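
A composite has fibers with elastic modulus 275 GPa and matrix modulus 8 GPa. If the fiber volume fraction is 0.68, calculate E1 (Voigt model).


E1 = Ef*Vf + Em*(1-Vf) = 275*0.68 + 8*0.32 = 189.56 GPa

189.56 GPa


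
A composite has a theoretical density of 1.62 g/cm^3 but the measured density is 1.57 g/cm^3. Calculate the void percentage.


Void% = (rho_theo - rho_actual)/rho_theo * 100 = (1.62 - 1.57)/1.62 * 100 = 3.09%

3.09%


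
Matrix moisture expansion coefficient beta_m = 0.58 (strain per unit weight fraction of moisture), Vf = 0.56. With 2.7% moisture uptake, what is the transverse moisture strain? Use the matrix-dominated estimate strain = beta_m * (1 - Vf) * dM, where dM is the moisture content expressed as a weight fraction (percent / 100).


dM = 2.7/100 = 0.027
strain = beta_m * (1-Vf) * dM = 0.58 * 0.44 * 0.027 = 0.0068904

0.0068904


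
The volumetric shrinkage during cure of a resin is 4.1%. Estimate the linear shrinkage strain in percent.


Linear shrinkage ≈ vol_shrink/3 = 4.1/3 = 1.367%

1.367%


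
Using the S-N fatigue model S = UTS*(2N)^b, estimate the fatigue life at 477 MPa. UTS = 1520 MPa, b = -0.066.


N = 0.5 * (S/UTS)^(1/b) = 0.5 * (477/1520)^(1/-0.066) = 2.1140e+07 cycles

2.1140e+07 cycles


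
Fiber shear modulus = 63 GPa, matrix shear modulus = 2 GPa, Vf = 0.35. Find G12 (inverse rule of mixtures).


1/G12 = Vf/Gf + (1-Vf)/Gm = 0.35/63 + 0.65/2
G12 = 3.03 GPa

3.03 GPa


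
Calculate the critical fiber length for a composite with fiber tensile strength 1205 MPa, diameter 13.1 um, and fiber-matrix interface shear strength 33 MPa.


Lc = sigma_f * d / (2 * tau_i) = 1205 * 13.1 / (2 * 33) = 239.2 um

239.2 um


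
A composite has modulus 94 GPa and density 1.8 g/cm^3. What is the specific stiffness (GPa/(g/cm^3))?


Specific stiffness = E/rho = 94/1.8 = 52.2 GPa/(g/cm^3)

52.2 GPa/(g/cm^3)


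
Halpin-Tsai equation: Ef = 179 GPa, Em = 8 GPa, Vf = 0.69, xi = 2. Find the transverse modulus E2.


eta = (Ef/Em - 1)/(Ef/Em + xi) = (22.375 - 1)/(22.375 + 2) = 0.8769
E2 = Em*(1+xi*eta*Vf)/(1-eta*Vf) = 44.77 GPa

44.77 GPa


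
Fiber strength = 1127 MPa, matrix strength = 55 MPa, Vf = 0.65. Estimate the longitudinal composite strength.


sigma_1 = sigma_f*Vf + sigma_m*(1-Vf) = 1127*0.65 + 55*0.35 = 751.8 MPa

751.8 MPa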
——
■ **Task brief**
Only the lines from the one with "The volumetric shrinkage" through the end of the listing should be output, exactly as they appear.

■ **Expected answer**
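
The volumetric shrinkage during cure of a resin is 4.1%. Estimate the linear shrinkage strain in percent.


Linear shrinkage ≈ vol_shrink/3 = 4.1/3 = 1.367%

1.367%


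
Using the S-N fatigue model S = UTS*(2N)^b, estimate the fatigue life at 477 MPa. UTS = 1520 MPa, b = -0.066.


N = 0.5 * (S/UTS)^(1/b) = 0.5 * (477/1520)^(1/-0.066) = 2.1140e+07 cycles

2.1140e+07 cycles


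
Fiber shear modulus = 63 GPa, matrix shear modulus = 2 GPa, Vf = 0.35. Find G12 (inverse rule of mixtures).


1/G12 = Vf/Gf + (1-Vf)/Gm = 0.35/63 + 0.65/2
G12 = 3.03 GPa

3.03 GPa


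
Calculate the critical fiber length for a composite with fiber tensile strength 1205 MPa, diameter 13.1 um, and fiber-matrix interface shear strength 33 MPa.


Lc = sigma_f * d / (2 * tau_i) = 1205 * 13.1 / (2 * 33) = 239.2 um

239.2 um


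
A composite has modulus 94 GPa and density 1.8 g/cm^3. What is the specific stiffness (GPa/(g/cm^3))?


Specific stiffness = E/rho = 94/1.8 = 52.2 GPa/(g/cm^3)

52.2 GPa/(g/cm^3)


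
Halpin-Tsai equation: Ef = 179 GPa, Em = 8 GPa, Vf = 0.69, xi = 2. Find the transverse modulus E2.


eta = (Ef/Em - 1)/(Ef/Em + xi) = (22.375 - 1)/(22.375 + 2) = 0.8769
E2 = Em*(1+xi*eta*Vf)/(1-eta*Vf) = 44.77 GPa

44.77 GPa


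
Fiber strength = 1127 MPa, matrix strength = 55 MPa, Vf = 0.65. Estimate the longitudinal composite strength.


sigma_1 = sigma_f*Vf + sigma_m*(1-Vf) = 1127*0.65 + 55*0.35 = 751.8 MPa

751.8 MPa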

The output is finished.